** Opening Study material block **

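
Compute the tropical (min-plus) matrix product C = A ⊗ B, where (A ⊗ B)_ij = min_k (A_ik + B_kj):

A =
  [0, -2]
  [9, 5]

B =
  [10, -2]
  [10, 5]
A ⊗ B =
  [8, -2]
  [15, 7]

Apply the min-plus product entry-by-entry:
  C[0][0] = min over k of (A[0][0] + B[0][0] = 0 + 10 = 10, A[0][1] + B[1][0] = -2 + 10 = 8) = 8 (attained at k = 1)
  C[0][1] = min over k of (A[0][0] + B[0][1] = 0 + -2 = -2, A[0][1] + B[1][1] = -2 + 5 = 3) = -2 (attained at k = 0)
  C[1][0] = min over k of (A[1][0] + B[0][0] = 9 + 10 = 19, A[1][1] + B[1][0] = 5 + 10 = 15) = 15 (attained at k = 1)
  C[1][1] = min over k of (A[1][0] + B[0][1] = 9 + -2 = 7, A[1][1] + B[1][1] = 5 + 5 = 10) = 7 (attained at k = 0)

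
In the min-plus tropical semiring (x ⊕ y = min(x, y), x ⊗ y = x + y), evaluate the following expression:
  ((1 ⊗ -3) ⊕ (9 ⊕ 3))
((1 ⊗ -3) ⊕ (9 ⊕ 3)) = -2

Expand innermost to outermost. Recall ⊕ takes the minimum of its arguments and ⊗ takes their sum. Working out the expression ((1 ⊗ -3) ⊕ (9 ⊕ 3)) gives -2.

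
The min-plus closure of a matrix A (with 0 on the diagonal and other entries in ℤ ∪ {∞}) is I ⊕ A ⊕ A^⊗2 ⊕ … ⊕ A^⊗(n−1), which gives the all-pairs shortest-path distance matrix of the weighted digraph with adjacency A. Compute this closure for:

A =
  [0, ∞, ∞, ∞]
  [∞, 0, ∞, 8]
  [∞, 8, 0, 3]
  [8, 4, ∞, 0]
Closure =
  [0, ∞, ∞, ∞]
  [16, 0, ∞, 8]
  [11, 7, 0, 3]
  [8, 4, ∞, 0]

This is the Floyd-Warshall all-pairs shortest-path computation. For each intermediate vertex k = 0, 1, …, 3, update dist[i][j] ← min(dist[i][j], dist[i][k] + dist[k][j]). The final matrix gives, for each (i, j), the minimum total weight of any directed path from i to j (possibly empty when i = j).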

** Closing Study material block **

◆ **Your assignment**:
Each entry above is to be duplicated exactly, with nothing left out.

◆ **Task response**:
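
Compute the tropical (min-plus) matrix product C = A ⊗ B, where (A ⊗ B)_ij = min_k (A_ik + B_kj):

A =
  [0, -2]
  [9, 5]

B =
  [10, -2]
  [10, 5]
A ⊗ B =
  [8, -2]
  [15, 7]

Apply the min-plus product entry-by-entry:
  C[0][0] = min over k of (A[0][0] + B[0][0] = 0 + 10 = 10, A[0][1] + B[1][0] = -2 + 10 = 8) = 8 (attained at k = 1)
  C[0][1] = min over k of (A[0][0] + B[0][1] = 0 + -2 = -2, A[0][1] + B[1][1] = -2 + 5 = 3) = -2 (attained at k = 0)
  C[1][0] = min over k of (A[1][0] + B[0][0] = 9 + 10 = 19, A[1][1] + B[1][0] = 5 + 10 = 15) = 15 (attained at k = 1)
  C[1][1] = min over k of (A[1][0] + B[0][1] = 9 + -2 = 7, A[1][1] + B[1][1] = 5 + 5 = 10) = 7 (attained at k = 0)

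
In the min-plus tropical semiring (x ⊕ y = min(x, y), x ⊗ y = x + y), evaluate the following expression:
  ((1 ⊗ -3) ⊕ (9 ⊕ 3))
((1 ⊗ -3) ⊕ (9 ⊕ 3)) = -2

Expand innermost to outermost. Recall ⊕ takes the minimum of its arguments and ⊗ takes their sum. Working out the expression ((1 ⊗ -3) ⊕ (9 ⊕ 3)) gives -2.

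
The min-plus closure of a matrix A (with 0 on the diagonal and other entries in ℤ ∪ {∞}) is I ⊕ A ⊕ A^⊗2 ⊕ … ⊕ A^⊗(n−1), which gives the all-pairs shortest-path distance matrix of the weighted digraph with adjacency A. Compute this closure for:

A =
  [0, ∞, ∞, ∞]
  [∞, 0, ∞, 8]
  [∞, 8, 0, 3]
  [8, 4, ∞, 0]
Closure =
  [0, ∞, ∞, ∞]
  [16, 0, ∞, 8]
  [11, 7, 0, 3]
  [8, 4, ∞, 0]

This is the Floyd-Warshall all-pairs shortest-path computation. For each intermediate vertex k = 0, 1, …, 3, update dist[i][j] ← min(dist[i][j], dist[i][k] + dist[k][j]). The final matrix gives, for each (i, j), the minimum total weight of any directed path from i to j (possibly empty when i = j).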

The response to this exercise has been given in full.